### AIM OF THE TASK
Could you print the full listing below, keeping each line identical?

### DATA SHOWN
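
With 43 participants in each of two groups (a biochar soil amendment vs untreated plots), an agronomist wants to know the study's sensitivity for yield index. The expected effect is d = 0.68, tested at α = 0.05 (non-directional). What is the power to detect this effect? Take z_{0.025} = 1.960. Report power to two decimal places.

For two equal groups, power = Φ(d·√(n/2) − z_{α/2}).
d·√(n/2) = 0.68 × √(43/2) = 0.68 × 4.637 = 3.153.
z_β = 3.153 − 1.960 = 1.193.
Power = Φ(1.193) = 0.884.

power ≈ 0.88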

### OUTPUT FOR THIS EXERCISE
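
With 43 participants in each of two groups (a biochar soil amendment vs untreated plots), an agronomist wants to know the study's sensitivity for yield index. The expected effect is d = 0.68, tested at α = 0.05 (non-directional). What is the power to detect this effect? Take z_{0.025} = 1.960. Report power to two decimal places.

For two equal groups, power = Φ(d·√(n/2) − z_{α/2}).
d·√(n/2) = 0.68 × √(43/2) = 0.68 × 4.637 = 3.153.
z_β = 3.153 − 1.960 = 1.193.
Power = Φ(1.193) = 0.884.

power ≈ 0.88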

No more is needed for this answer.